'''

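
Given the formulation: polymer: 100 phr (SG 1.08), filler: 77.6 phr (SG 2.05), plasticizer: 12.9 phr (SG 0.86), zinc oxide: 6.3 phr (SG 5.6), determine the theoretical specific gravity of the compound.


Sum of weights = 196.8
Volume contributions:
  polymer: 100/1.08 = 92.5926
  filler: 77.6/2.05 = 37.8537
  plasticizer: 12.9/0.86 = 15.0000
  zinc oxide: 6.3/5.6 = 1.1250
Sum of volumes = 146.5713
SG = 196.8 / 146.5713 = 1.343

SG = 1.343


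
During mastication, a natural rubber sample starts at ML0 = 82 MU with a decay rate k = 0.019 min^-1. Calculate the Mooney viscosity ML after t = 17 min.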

'''
'''

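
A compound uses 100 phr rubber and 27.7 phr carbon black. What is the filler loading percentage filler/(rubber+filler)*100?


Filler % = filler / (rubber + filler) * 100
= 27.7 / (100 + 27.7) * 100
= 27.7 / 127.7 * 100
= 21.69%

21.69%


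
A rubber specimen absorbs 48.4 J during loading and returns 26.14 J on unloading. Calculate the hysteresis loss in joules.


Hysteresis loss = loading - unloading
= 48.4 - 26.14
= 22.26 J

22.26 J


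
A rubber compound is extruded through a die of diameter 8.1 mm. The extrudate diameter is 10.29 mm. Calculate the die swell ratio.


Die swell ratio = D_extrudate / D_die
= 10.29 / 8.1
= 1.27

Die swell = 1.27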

'''
'''

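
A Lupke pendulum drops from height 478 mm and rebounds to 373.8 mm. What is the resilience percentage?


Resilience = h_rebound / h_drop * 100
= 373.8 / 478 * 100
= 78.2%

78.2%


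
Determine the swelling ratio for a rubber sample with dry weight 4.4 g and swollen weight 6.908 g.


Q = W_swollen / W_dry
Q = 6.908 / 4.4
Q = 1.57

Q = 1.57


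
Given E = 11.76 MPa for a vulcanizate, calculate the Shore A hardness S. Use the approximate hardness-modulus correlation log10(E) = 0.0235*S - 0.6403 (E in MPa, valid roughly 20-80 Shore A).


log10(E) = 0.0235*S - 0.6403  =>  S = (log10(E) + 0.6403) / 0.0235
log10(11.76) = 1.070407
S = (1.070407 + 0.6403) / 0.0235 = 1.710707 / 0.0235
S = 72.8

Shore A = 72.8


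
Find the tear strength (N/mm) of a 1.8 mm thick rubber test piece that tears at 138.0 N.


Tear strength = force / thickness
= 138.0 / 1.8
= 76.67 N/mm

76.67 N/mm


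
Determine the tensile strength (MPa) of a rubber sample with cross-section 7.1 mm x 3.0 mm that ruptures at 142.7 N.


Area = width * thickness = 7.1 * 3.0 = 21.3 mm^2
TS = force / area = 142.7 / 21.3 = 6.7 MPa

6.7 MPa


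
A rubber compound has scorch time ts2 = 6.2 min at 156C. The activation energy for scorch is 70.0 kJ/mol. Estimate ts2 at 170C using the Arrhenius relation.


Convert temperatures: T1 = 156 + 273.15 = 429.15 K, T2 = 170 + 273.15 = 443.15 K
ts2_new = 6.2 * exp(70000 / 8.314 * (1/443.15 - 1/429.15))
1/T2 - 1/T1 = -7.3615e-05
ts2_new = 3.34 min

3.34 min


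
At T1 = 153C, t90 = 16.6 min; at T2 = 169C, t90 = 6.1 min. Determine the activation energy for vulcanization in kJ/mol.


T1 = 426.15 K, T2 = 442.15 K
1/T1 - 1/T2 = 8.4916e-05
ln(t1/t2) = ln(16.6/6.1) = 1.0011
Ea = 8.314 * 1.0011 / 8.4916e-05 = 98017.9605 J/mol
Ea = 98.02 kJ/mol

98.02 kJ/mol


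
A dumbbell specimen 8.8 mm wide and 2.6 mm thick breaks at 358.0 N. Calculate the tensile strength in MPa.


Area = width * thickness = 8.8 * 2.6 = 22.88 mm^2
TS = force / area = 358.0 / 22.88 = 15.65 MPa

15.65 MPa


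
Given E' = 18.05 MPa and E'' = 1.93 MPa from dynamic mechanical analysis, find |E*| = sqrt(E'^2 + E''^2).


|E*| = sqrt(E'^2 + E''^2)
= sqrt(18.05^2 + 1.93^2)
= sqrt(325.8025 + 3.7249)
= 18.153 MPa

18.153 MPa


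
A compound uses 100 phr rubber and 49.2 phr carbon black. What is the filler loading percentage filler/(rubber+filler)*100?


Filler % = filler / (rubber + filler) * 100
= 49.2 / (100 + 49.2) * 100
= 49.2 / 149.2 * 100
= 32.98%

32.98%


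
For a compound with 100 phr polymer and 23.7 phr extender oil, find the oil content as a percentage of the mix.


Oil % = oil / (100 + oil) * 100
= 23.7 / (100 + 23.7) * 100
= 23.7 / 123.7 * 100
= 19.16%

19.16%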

'''

Starting at the line above that contains "Given the formulation: polymer: 100", repeat each line exactly up to and including the line that contains "During mastication, a", and stop there.

▶ **Answer to this task**:
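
Given the formulation: polymer: 100 phr (SG 1.08), filler: 77.6 phr (SG 2.05), plasticizer: 12.9 phr (SG 0.86), zinc oxide: 6.3 phr (SG 5.6), determine the theoretical specific gravity of the compound.


Sum of weights = 196.8
Volume contributions:
  polymer: 100/1.08 = 92.5926
  filler: 77.6/2.05 = 37.8537
  plasticizer: 12.9/0.86 = 15.0000
  zinc oxide: 6.3/5.6 = 1.1250
Sum of volumes = 146.5713
SG = 196.8 / 146.5713 = 1.343

SG = 1.343


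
During mastication, a natural rubber sample starts at ML0 = 82 MU with a decay rate k = 0.019 min^-1. Calculate the Mooney viscosity ML after t = 17 min.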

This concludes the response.